- WHAT THE EXERCISE ASKS: Check each line of the records below and collect those holding "registers".

- INFORMATION:
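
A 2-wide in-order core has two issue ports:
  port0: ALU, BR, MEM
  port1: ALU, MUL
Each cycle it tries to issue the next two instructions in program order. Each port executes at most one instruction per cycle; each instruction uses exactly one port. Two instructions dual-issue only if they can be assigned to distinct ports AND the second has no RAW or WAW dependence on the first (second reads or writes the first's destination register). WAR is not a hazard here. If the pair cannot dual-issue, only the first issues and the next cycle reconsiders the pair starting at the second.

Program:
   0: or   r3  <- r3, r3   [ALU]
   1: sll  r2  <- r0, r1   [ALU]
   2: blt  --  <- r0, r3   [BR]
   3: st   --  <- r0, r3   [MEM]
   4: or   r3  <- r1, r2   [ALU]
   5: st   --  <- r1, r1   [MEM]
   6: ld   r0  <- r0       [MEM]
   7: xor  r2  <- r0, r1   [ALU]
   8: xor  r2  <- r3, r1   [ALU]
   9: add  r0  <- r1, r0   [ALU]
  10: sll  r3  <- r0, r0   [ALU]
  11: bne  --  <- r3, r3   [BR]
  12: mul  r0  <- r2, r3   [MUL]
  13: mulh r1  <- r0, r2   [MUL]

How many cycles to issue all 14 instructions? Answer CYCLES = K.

#0 head=0: or.ALU;sll.ALU i0,i1 pair
#1 head=2: blt.BR i2 no-port BR/MEM
#2 head=3: st.MEM;or.ALU i3,i4 pair
#3 head=5: st.MEM i5 no-port MEM/MEM
#4 head=6: ld.MEM i6 RAW r0
#5 head=7: xor.ALU i7 WAW r2
#6 head=8: xor.ALU;add.ALU i8,i9 pair
#7 head=10: sll.ALU i10 RAW r3
#8 head=11: bne.BR;mul.MUL i11,i12 pair
#9 head=13: mulh.MUL i13 tail

CYCLES = 10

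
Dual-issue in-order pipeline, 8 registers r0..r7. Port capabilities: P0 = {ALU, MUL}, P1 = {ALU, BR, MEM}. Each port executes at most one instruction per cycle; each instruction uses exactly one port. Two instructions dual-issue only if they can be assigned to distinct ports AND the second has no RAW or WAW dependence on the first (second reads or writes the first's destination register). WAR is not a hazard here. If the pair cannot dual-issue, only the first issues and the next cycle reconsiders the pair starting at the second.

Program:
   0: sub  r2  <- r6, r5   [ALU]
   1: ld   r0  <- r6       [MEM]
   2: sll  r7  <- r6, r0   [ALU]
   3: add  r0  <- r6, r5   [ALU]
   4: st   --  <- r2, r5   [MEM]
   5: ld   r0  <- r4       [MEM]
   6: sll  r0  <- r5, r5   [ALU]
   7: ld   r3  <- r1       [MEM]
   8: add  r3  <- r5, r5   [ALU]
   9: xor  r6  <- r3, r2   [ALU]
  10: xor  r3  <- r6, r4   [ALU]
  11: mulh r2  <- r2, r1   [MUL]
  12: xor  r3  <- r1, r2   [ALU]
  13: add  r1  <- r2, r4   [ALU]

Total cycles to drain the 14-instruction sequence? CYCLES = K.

[0] i0/i1  sub.ALU+ld.MEM  -- dual
[1] i2/i3  sll.ALU+add.ALU  -- dual
[2] i4  st.MEM  -- no-port MEM/MEM
[3] i5  ld.MEM  -- WAW r0
[4] i6/i7  sll.ALU+ld.MEM  -- dual
[5] i8  add.ALU  -- RAW r3
[6] i9  xor.ALU  -- RAW r6
[7] i10/i11  xor.ALU+mulh.MUL  -- dual
[8] i12/i13  xor.ALU+add.ALU  -- dual

CYCLES = 9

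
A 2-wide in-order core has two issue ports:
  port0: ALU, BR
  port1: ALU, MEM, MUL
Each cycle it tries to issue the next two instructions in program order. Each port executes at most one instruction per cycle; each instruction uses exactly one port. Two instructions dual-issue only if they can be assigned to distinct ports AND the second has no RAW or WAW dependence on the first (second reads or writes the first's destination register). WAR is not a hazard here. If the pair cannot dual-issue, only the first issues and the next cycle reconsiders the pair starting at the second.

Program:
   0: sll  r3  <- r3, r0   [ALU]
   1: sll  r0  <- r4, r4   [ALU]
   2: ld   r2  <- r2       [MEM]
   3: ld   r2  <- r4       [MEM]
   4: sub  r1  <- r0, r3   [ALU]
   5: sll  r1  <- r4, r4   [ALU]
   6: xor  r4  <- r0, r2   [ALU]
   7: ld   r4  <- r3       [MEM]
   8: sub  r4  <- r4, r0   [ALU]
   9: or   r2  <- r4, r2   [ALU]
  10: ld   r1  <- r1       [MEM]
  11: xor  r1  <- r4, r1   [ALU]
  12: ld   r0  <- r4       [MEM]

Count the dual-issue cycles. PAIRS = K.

PAIRS = 5

0. sll sll @i0,i1  | pair
1. ld @i2  | no-port MEM/MEM
2. ld sub @i3,i4  | pair
3. sll xor @i5,i6  | pair
4. ld @i7  | RAW+WAW r4
5. sub @i8  | RAW r4
6. or ld @i9,i10  | pair
7. xor ld @i11,i12  | pair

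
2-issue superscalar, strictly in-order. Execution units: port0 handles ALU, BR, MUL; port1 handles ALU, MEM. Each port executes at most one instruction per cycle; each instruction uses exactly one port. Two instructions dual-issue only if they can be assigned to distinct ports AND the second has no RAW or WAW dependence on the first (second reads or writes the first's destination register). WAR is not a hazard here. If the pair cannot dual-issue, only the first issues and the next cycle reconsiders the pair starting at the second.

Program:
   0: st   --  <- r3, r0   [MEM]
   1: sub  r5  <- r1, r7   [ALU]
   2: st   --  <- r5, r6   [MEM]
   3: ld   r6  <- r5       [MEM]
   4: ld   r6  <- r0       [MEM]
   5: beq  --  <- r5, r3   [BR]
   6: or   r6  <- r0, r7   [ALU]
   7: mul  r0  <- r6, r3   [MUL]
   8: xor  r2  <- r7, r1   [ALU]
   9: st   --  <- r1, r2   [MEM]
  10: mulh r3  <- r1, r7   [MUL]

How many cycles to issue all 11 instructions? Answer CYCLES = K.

#0 head=0: st.MEM sub.ALU i0,i1 pair
#1 head=2: st.MEM i2 no-port MEM/MEM
#2 head=3: ld.MEM i3 no-port MEM/MEM
#3 head=4: ld.MEM beq.BR i4,i5 pair
#4 head=6: or.ALU i6 RAW r6
#5 head=7: mul.MUL xor.ALU i7,i8 pair
#6 head=9: st.MEM mulh.MUL i9,i10 pair

CYCLES = 7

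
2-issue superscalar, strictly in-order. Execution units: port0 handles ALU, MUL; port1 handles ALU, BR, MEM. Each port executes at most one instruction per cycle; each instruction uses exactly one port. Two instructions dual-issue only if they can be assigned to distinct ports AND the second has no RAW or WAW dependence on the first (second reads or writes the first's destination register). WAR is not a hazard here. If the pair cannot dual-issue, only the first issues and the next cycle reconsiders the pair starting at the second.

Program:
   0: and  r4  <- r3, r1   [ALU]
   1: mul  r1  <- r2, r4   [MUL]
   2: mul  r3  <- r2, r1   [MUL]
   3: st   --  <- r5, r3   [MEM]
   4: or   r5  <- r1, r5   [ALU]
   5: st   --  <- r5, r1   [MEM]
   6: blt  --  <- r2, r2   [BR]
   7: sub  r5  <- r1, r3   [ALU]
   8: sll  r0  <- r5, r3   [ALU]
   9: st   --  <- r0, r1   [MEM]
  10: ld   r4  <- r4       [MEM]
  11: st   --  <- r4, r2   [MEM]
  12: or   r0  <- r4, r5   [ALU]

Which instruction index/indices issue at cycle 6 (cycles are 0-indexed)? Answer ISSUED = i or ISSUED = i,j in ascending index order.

ISSUED = 8

#0 head=0: and.ALU i0 RAW r4
#1 head=1: mul.MUL i1 no-port MUL/MUL
#2 head=2: mul.MUL i2 RAW r3
#3 head=3: st.MEM;or.ALU i3&i4 2-wide
#4 head=5: st.MEM i5 no-port MEM/BR
#5 head=6: blt.BR;sub.ALU i6&i7 2-wide
#6 head=8: sll.ALU i8 RAW r0
#7 head=9: st.MEM i9 no-port MEM/MEM
#8 head=10: ld.MEM i10 no-port MEM/MEM
#9 head=11: st.MEM;or.ALU i11&i12 2-wide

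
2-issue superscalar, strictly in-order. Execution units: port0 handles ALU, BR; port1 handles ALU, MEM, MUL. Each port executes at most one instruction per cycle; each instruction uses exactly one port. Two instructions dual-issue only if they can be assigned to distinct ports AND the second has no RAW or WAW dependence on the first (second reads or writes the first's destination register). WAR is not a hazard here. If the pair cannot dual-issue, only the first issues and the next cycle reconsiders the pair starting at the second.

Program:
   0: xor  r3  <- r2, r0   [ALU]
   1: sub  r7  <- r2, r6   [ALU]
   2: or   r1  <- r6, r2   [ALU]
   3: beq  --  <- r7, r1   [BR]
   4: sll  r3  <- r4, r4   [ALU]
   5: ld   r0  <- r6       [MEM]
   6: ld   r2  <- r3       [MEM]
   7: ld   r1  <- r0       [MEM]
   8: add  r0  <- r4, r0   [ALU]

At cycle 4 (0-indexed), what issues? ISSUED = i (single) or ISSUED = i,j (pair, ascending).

ISSUED = 6

[0] i0+i1  xor+sub  -- dual
[1] i2  or  -- RAW r1
[2] i3+i4  beq+sll  -- dual
[3] i5  ld  -- no-port MEM/MEM
[4] i6  ld  -- no-port MEM/MEM
[5] i7+i8  ld+add  -- dual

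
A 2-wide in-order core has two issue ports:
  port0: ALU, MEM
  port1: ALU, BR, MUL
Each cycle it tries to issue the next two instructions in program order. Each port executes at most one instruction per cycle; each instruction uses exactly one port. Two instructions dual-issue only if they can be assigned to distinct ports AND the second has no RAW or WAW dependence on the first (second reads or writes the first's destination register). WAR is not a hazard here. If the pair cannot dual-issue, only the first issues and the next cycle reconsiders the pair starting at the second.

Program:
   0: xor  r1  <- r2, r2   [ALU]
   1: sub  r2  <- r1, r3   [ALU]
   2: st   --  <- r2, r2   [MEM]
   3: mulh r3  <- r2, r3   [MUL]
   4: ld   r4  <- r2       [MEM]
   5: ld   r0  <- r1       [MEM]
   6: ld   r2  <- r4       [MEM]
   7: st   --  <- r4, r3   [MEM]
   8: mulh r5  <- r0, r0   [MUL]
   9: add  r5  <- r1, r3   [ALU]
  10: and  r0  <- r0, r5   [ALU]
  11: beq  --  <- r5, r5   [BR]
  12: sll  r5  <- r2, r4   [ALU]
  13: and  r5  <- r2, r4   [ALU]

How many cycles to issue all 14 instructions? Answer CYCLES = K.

CYCLES = 11

t=0 i0:xor ; RAW r1
t=1 i1:sub ; RAW r2
t=2 i2&i3:st;mulh ; pair
t=3 i4:ld ; no-port MEM/MEM
t=4 i5:ld ; no-port MEM/MEM
t=5 i6:ld ; no-port MEM/MEM
t=6 i7&i8:st;mulh ; pair
t=7 i9:add ; RAW r5
t=8 i10&i11:and;beq ; pair
t=9 i12:sll ; WAW r5
t=10 i13:and ; tail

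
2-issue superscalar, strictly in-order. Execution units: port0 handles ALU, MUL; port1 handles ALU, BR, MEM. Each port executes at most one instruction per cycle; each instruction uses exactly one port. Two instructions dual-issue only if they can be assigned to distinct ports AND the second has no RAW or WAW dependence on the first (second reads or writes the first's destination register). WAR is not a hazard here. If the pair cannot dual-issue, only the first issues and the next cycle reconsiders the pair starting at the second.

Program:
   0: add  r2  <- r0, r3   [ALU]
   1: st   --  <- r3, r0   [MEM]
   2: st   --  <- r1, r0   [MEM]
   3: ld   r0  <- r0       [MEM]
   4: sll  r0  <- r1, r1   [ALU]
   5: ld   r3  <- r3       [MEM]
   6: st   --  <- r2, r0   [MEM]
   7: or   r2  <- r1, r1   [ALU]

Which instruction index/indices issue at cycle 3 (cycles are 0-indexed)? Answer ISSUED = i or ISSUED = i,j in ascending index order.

c0: i0/i1 add.ALU;st.MEM  2-wide
c1: i2 st.MEM  no-port MEM/MEM
c2: i3 ld.MEM  WAW r0
c3: i4/i5 sll.ALU;ld.MEM  2-wide
c4: i6/i7 st.MEM;or.ALU  2-wide

ISSUED = 4,5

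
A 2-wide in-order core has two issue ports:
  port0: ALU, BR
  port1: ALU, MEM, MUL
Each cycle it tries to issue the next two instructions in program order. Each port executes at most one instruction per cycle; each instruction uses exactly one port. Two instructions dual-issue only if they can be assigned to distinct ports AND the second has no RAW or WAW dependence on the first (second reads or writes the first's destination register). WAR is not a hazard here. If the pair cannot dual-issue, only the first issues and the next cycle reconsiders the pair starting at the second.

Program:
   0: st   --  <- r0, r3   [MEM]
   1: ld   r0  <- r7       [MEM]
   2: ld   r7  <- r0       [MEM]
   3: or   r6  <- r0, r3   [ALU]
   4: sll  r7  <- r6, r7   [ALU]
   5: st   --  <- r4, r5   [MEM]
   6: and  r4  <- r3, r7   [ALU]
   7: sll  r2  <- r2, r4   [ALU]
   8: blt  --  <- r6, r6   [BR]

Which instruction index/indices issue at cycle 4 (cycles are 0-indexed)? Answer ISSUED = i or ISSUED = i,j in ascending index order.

ISSUED = 6

  cy0 -> i0 (st) no-port MEM/MEM
  cy1 -> i1 (ld) no-port MEM/MEM
  cy2 -> i2+i3 (ld+or) dual
  cy3 -> i4+i5 (sll+st) dual
  cy4 -> i6 (and) RAW r4
  cy5 -> i7+i8 (sll+blt) dual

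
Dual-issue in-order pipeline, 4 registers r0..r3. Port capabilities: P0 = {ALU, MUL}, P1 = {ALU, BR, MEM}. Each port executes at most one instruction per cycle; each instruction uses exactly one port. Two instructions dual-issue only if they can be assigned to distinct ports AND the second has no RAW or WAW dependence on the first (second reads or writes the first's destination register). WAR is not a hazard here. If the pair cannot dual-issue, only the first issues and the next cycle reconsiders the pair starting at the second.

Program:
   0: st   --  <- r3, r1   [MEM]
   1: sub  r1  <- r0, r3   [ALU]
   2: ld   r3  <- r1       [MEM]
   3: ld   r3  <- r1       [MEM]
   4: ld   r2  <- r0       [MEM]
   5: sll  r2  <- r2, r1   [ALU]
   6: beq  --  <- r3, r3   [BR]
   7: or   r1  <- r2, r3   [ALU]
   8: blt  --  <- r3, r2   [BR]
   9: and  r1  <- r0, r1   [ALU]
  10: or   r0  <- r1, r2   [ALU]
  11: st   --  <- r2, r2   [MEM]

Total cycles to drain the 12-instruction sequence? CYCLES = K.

  cy0 -> i0,i1 (st.MEM sub.ALU) 2-wide
  cy1 -> i2 (ld.MEM) no-port MEM/MEM
  cy2 -> i3 (ld.MEM) no-port MEM/MEM
  cy3 -> i4 (ld.MEM) RAW+WAW r2
  cy4 -> i5,i6 (sll.ALU beq.BR) 2-wide
  cy5 -> i7,i8 (or.ALU blt.BR) 2-wide
  cy6 -> i9 (and.ALU) RAW r1
  cy7 -> i10,i11 (or.ALU st.MEM) 2-wide

CYCLES = 8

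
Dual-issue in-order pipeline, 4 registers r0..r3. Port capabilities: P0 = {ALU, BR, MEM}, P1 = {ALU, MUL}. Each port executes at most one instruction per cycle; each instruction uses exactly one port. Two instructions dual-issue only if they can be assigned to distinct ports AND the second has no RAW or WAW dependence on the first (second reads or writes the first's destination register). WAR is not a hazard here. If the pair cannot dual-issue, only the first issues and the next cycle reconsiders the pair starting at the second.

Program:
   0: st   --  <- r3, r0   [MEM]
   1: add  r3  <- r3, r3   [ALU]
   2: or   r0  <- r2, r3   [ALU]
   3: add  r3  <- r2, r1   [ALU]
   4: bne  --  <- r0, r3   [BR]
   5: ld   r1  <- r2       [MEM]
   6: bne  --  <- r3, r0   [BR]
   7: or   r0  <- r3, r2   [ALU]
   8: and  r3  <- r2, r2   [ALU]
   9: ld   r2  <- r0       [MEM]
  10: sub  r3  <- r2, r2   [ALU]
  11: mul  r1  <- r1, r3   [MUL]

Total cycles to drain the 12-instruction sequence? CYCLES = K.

CYCLES = 8

c0: i0+i1 st.MEM add.ALU  pair
c1: i2+i3 or.ALU add.ALU  pair
c2: i4 bne.BR  no-port BR/MEM
c3: i5 ld.MEM  no-port MEM/BR
c4: i6+i7 bne.BR or.ALU  pair
c5: i8+i9 and.ALU ld.MEM  pair
c6: i10 sub.ALU  RAW r3
c7: i11 mul.MUL  tail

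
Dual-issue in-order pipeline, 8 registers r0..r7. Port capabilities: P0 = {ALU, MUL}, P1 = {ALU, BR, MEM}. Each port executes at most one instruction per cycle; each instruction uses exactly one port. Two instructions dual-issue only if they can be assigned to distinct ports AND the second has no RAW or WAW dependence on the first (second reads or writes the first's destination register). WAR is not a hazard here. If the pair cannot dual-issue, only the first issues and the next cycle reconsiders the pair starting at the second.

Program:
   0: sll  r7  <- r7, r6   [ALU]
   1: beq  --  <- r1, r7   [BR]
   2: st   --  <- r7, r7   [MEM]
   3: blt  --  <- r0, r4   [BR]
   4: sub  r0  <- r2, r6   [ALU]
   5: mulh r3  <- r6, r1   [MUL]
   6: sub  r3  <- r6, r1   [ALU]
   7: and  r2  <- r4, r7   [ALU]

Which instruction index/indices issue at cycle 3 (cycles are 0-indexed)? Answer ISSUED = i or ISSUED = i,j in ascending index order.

ISSUED = 3,4

[0] i0  sll  -- RAW r7
[1] i1  beq  -- no-port BR/MEM
[2] i2  st  -- no-port MEM/BR
[3] i3&i4  blt/sub  -- 2-wide
[4] i5  mulh  -- WAW r3
[5] i6&i7  sub/and  -- 2-wide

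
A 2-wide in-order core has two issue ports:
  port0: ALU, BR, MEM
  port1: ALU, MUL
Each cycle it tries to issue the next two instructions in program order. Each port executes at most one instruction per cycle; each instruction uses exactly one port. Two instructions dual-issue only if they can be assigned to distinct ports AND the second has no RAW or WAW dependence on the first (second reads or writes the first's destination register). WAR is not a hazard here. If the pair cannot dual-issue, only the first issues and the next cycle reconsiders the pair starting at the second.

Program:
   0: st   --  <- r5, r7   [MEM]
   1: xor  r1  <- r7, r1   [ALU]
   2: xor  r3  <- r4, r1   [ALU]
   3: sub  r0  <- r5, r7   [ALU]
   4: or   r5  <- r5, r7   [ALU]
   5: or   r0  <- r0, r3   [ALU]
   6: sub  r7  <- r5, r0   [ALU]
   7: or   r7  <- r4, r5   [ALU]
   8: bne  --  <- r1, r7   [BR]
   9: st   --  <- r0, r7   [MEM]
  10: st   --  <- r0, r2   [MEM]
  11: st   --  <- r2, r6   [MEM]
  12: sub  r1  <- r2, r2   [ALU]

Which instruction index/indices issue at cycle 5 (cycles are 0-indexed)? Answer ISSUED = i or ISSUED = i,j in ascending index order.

ISSUED = 8

c0: i0&i1 st.MEM+xor.ALU  2-wide
c1: i2&i3 xor.ALU+sub.ALU  2-wide
c2: i4&i5 or.ALU+or.ALU  2-wide
c3: i6 sub.ALU  WAW r7
c4: i7 or.ALU  RAW r7
c5: i8 bne.BR  no-port BR/MEM
c6: i9 st.MEM  no-port MEM/MEM
c7: i10 st.MEM  no-port MEM/MEM
c8: i11&i12 st.MEM+sub.ALU  2-wide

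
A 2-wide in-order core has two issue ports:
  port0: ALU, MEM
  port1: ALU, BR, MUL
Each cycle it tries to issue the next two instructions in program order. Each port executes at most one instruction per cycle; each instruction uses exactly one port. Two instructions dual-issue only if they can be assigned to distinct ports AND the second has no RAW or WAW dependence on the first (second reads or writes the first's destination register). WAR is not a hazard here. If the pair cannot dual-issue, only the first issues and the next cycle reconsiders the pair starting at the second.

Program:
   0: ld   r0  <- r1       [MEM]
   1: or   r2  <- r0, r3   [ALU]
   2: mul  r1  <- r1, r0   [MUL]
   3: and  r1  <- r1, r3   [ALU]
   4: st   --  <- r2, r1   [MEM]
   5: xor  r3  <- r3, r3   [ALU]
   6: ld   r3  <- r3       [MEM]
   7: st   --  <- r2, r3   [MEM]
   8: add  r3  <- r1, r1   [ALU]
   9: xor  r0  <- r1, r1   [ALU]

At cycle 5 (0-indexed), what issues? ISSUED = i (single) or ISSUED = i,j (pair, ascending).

ISSUED = 7,8

t=0 i0:ld ; RAW r0
t=1 i1&i2:or;mul ; 2-wide
t=2 i3:and ; RAW r1
t=3 i4&i5:st;xor ; 2-wide
t=4 i6:ld ; no-port MEM/MEM
t=5 i7&i8:st;add ; 2-wide
t=6 i9:xor ; tail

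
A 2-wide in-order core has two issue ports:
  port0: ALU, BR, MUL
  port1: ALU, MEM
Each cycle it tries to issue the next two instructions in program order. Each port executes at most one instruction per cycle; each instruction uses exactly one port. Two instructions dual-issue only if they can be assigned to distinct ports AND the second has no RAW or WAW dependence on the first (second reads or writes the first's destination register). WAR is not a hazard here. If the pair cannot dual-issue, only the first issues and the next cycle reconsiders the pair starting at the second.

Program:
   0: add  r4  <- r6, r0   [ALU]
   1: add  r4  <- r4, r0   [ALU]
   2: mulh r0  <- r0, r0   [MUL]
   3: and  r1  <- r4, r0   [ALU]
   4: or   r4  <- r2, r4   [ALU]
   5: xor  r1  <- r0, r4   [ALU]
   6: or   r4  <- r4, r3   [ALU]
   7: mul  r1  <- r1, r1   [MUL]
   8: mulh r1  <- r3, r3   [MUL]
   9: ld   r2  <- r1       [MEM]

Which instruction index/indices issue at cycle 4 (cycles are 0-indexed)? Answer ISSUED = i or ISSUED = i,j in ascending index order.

ISSUED = 7

  cy0 -> i0 (add) RAW+WAW r4
  cy1 -> i1,i2 (add/mulh) dual
  cy2 -> i3,i4 (and/or) dual
  cy3 -> i5,i6 (xor/or) dual
  cy4 -> i7 (mul) no-port MUL/MUL
  cy5 -> i8 (mulh) RAW r1
  cy6 -> i9 (ld) tail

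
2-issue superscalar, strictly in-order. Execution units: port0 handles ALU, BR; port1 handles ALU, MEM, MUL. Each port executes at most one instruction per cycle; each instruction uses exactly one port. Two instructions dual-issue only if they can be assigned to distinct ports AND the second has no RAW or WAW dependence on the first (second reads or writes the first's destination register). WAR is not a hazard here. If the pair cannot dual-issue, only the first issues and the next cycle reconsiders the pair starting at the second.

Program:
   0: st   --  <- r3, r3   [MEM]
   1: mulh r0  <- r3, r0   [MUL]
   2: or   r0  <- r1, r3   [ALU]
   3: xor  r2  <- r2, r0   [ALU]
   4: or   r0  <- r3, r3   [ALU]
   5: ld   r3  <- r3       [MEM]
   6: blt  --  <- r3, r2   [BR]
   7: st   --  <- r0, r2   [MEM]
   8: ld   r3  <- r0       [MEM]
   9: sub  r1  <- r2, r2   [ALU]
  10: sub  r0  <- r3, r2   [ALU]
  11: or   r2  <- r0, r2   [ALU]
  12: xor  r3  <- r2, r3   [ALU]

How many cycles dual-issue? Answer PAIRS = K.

t=0 i0:st.MEM ; no-port MEM/MUL
t=1 i1:mulh.MUL ; WAW r0
t=2 i2:or.ALU ; RAW r0
t=3 i3+i4:xor.ALU or.ALU ; dual
t=4 i5:ld.MEM ; RAW r3
t=5 i6+i7:blt.BR st.MEM ; dual
t=6 i8+i9:ld.MEM sub.ALU ; dual
t=7 i10:sub.ALU ; RAW r0
t=8 i11:or.ALU ; RAW r2
t=9 i12:xor.ALU ; tail

PAIRS = 3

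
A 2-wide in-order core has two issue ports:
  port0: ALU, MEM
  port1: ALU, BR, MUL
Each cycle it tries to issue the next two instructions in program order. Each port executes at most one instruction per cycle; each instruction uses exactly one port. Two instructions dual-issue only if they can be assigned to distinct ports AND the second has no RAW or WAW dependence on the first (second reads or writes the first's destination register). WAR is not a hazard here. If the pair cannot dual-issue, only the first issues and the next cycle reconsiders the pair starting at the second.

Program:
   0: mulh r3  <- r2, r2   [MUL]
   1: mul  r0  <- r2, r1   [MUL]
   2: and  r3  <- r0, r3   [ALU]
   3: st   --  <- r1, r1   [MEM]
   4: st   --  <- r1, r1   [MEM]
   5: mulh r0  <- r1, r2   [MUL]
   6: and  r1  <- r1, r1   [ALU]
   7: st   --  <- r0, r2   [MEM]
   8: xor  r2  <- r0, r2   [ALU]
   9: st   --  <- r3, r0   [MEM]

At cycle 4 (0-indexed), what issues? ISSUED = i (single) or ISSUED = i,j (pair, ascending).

#0 head=0: mulh i0 no-port MUL/MUL
#1 head=1: mul i1 RAW r0
#2 head=2: and/st i2/i3 dual
#3 head=4: st/mulh i4/i5 dual
#4 head=6: and/st i6/i7 dual
#5 head=8: xor/st i8/i9 dual

ISSUED = 6,7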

- REPLY TO THE EXERCISE:
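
Dual-issue in-order pipeline, 8 registers r0..r7. Port capabilities: P0 = {ALU, MUL}, P1 = {ALU, BR, MEM}. Each port executes at most one instruction per cycle; each instruction uses exactly one port. Two instructions dual-issue only if they can be assigned to distinct ports AND the second has no RAW or WAW dependence on the first (second reads or writes the first's destination register). WAR is not a hazard here. If the pair cannot dual-issue, only the first issues and the next cycle reconsiders the pair starting at the second.
Dual-issue in-order pipeline, 4 registers r0..r3. Port capabilities: P0 = {ALU, MUL}, P1 = {ALU, BR, MEM}. Each port executes at most one instruction per cycle; each instruction uses exactly one port. Two instructions dual-issue only if they can be assigned to distinct ports AND the second has no RAW or WAW dependence on the first (second reads or writes the first's destination register). WAR is not a hazard here. If the pair cannot dual-issue, only the first issues and the next cycle reconsiders the pair starting at the second.
Dual-issue in-order pipeline, 4 registers r0..r3. Port capabilities: P0 = {ALU, BR, MEM}, P1 = {ALU, MUL}. Each port executes at most one instruction per cycle; each instruction uses exactly one port. Two instructions dual-issue only if they can be assigned to distinct ports AND the second has no RAW or WAW dependence on the first (second reads or writes the first's destination register). WAR is not a hazard here. If the pair cannot dual-issue, only the first issues and the next cycle reconsiders the pair starting at the second.
Dual-issue in-order pipeline, 8 registers r0..r7. Port capabilities: P0 = {ALU, MUL}, P1 = {ALU, BR, MEM}. Each port executes at most one instruction per cycle; each instruction uses exactly one port. Two instructions dual-issue only if they can be assigned to distinct ports AND the second has no RAW or WAW dependence on the first (second reads or writes the first's destination register). WAR is not a hazard here. If the pair cannot dual-issue, only the first issues and the next cycle reconsiders the pair starting at the second.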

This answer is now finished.